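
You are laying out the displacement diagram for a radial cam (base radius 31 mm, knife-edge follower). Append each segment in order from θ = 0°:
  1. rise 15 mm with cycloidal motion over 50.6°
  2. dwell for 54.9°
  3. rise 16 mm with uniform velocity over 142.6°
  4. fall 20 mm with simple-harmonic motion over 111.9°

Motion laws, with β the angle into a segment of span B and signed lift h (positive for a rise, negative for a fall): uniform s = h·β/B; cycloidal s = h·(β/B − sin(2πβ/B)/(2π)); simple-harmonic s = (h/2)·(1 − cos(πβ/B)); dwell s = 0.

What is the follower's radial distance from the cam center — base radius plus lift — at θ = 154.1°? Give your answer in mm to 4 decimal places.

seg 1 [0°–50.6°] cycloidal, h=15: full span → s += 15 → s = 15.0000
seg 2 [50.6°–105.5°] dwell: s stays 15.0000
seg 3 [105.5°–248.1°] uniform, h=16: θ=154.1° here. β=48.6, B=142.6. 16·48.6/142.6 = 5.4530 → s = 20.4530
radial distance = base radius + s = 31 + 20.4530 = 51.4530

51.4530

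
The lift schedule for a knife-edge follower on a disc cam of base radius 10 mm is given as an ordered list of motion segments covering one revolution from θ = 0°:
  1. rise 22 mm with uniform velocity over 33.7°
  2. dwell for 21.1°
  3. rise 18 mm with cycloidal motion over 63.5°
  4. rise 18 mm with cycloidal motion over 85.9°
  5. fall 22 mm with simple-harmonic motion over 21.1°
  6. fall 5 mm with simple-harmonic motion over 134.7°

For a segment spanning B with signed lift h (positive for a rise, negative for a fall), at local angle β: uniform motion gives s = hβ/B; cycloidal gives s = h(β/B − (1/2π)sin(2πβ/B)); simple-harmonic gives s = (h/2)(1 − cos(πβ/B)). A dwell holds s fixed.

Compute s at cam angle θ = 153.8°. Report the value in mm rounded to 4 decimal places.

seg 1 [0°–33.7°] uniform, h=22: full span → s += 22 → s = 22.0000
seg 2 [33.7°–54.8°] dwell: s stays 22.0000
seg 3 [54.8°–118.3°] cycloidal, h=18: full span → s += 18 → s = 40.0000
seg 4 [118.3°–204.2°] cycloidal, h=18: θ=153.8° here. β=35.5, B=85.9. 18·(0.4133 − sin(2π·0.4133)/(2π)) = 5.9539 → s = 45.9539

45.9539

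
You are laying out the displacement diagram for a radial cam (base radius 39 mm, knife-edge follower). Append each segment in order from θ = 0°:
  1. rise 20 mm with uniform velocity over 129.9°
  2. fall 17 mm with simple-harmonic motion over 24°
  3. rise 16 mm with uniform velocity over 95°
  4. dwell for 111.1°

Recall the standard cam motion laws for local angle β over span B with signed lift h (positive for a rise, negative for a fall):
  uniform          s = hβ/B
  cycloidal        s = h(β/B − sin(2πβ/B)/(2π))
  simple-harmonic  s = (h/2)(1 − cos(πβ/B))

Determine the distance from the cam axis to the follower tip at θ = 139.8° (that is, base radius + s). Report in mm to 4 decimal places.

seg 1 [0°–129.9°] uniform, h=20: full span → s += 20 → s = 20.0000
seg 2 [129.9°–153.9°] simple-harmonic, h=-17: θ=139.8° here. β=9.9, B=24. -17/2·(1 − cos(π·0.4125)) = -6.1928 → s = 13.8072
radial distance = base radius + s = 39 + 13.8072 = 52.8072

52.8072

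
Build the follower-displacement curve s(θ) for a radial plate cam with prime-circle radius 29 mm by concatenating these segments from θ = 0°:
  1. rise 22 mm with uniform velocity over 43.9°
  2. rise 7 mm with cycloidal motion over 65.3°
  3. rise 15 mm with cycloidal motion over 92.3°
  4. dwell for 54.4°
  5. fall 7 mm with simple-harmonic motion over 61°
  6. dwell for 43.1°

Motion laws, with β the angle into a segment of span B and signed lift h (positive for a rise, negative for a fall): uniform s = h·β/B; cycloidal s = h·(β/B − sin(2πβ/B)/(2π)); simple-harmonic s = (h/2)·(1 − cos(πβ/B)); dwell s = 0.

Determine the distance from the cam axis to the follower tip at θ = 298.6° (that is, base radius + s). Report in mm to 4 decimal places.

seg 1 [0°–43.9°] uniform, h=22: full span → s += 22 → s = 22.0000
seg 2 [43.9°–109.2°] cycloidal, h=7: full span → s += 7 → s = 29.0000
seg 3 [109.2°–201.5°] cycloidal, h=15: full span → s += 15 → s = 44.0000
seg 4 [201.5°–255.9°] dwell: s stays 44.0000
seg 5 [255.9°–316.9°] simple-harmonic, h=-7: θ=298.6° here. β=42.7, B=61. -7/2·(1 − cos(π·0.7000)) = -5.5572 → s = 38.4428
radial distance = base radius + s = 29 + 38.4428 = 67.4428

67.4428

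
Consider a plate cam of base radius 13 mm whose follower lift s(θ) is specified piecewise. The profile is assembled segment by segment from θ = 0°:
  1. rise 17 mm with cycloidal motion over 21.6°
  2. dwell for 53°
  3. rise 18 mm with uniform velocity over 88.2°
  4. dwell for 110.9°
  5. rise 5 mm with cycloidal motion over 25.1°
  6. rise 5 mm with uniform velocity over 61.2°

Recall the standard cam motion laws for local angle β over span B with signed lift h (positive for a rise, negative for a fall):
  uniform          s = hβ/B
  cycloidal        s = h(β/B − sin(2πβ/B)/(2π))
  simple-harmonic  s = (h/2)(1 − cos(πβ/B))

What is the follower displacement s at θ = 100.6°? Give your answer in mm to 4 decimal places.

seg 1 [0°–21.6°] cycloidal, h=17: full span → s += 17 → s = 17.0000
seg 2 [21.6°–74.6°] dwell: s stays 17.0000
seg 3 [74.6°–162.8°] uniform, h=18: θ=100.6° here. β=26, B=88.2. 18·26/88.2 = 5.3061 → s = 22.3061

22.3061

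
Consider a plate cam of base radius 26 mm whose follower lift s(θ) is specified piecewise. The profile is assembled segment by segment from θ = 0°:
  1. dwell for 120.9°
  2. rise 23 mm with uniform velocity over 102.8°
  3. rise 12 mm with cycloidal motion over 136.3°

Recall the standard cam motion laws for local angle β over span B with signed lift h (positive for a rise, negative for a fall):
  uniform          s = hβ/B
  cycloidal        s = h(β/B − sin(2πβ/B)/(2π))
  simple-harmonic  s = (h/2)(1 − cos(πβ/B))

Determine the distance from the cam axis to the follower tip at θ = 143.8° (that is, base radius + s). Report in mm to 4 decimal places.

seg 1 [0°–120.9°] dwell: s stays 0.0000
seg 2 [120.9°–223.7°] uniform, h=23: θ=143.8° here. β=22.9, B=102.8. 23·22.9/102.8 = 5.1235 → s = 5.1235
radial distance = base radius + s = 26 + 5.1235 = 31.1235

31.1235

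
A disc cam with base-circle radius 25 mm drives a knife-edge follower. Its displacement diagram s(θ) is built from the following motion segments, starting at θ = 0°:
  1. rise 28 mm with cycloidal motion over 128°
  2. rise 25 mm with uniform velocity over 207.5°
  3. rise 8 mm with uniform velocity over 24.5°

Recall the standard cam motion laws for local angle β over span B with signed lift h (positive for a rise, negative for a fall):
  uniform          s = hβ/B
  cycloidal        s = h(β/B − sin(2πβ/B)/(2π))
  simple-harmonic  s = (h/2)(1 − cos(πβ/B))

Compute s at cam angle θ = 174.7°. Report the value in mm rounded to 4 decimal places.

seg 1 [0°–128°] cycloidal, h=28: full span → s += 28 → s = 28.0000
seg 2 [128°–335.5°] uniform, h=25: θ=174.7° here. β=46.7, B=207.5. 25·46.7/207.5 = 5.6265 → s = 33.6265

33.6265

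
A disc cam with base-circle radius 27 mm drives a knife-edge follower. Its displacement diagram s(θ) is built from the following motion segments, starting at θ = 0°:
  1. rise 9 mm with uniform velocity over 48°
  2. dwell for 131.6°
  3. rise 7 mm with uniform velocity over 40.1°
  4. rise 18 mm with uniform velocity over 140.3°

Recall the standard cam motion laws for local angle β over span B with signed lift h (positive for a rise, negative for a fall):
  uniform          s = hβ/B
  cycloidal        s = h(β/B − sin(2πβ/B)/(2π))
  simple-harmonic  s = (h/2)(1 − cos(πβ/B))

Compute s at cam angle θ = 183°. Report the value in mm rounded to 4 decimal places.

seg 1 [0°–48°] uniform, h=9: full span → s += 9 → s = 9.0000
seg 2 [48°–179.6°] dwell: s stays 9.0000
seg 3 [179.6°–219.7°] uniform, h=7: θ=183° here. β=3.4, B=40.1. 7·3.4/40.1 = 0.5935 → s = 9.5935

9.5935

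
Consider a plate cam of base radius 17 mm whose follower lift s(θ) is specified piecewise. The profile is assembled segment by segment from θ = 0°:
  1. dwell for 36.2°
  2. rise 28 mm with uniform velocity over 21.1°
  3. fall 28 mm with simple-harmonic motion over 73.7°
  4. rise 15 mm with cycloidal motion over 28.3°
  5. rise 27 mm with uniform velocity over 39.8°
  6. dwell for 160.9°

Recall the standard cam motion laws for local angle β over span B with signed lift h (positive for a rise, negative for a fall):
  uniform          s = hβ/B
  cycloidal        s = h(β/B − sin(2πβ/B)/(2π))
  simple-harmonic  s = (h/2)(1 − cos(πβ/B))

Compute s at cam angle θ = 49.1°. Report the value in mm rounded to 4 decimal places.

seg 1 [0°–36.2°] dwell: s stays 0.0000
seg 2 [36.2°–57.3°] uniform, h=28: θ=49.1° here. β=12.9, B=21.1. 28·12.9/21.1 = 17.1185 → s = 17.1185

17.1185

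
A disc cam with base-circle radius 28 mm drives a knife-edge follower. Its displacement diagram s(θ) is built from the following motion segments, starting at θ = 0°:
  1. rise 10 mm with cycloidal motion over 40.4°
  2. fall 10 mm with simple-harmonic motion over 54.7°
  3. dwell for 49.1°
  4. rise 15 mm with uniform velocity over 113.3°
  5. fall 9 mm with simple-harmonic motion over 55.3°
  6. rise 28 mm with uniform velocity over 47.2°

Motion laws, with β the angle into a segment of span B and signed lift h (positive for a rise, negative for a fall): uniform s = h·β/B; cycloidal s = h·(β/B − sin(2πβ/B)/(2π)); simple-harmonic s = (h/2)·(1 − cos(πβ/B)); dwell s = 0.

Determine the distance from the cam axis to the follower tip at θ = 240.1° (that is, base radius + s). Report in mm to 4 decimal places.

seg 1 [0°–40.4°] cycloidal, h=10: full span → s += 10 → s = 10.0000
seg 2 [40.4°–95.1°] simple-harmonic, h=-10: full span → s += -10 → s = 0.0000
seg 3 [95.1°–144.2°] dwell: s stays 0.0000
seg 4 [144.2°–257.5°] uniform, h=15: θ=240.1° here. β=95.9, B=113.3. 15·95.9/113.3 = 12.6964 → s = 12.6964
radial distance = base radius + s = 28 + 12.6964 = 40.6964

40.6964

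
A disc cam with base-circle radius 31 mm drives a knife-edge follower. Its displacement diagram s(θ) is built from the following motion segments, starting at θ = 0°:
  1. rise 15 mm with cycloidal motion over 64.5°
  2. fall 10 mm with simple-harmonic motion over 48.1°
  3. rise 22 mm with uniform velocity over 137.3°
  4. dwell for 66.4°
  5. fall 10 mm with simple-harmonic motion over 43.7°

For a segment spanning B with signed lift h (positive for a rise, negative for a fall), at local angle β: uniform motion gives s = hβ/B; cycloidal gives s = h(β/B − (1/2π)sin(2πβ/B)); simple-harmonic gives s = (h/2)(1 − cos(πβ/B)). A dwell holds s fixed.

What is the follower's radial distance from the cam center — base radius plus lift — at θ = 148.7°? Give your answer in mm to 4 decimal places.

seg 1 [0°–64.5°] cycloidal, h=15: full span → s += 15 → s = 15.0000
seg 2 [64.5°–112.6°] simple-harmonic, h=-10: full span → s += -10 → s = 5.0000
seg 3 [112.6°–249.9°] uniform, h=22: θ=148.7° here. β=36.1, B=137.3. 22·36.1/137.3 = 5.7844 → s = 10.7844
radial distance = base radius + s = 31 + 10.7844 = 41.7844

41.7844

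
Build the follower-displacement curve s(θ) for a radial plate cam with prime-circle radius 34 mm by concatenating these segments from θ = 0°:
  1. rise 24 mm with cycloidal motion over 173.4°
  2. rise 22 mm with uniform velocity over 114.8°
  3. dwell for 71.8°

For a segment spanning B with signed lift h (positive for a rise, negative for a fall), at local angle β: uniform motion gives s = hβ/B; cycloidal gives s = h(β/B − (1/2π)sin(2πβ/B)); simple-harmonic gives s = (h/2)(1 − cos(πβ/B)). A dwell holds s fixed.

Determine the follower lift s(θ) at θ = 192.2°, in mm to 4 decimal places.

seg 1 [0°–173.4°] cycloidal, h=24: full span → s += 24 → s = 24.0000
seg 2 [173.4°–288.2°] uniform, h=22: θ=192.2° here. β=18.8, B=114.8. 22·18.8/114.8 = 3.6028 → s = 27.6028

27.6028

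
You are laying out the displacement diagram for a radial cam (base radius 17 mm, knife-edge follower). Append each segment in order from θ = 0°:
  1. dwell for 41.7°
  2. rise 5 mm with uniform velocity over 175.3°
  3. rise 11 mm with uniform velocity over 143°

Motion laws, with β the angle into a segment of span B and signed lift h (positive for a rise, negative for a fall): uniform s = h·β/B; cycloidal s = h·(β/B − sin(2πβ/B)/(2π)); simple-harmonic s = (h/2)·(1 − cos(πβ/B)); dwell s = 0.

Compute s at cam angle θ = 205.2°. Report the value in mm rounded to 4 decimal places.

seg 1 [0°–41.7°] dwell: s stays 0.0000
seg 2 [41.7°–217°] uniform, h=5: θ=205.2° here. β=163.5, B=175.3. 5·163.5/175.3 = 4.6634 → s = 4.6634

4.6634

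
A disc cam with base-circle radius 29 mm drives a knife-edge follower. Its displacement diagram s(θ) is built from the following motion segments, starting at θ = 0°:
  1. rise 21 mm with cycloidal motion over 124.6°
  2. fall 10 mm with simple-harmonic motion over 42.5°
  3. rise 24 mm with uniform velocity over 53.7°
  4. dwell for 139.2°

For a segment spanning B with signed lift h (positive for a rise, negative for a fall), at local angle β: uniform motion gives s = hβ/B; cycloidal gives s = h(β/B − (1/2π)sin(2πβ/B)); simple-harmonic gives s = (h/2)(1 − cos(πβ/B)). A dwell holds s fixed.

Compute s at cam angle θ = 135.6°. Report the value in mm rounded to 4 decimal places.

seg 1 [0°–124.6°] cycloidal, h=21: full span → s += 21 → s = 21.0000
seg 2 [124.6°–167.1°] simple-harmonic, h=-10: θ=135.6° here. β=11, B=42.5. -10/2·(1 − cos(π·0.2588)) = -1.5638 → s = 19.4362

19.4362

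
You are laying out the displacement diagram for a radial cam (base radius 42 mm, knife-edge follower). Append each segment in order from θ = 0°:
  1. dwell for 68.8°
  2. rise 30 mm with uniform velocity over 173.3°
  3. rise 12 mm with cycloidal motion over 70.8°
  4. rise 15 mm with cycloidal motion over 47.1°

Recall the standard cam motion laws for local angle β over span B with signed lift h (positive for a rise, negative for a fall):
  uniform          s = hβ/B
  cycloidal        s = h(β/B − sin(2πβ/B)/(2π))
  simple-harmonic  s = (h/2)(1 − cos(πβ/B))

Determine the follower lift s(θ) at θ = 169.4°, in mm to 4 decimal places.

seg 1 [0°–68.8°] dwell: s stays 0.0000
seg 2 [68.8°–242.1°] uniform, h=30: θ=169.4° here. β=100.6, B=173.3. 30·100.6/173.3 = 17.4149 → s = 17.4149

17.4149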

* * * *

### Brief
Determine the number of lines in the material above that include the word "starting". Give that number and no other text.

### Written answer
5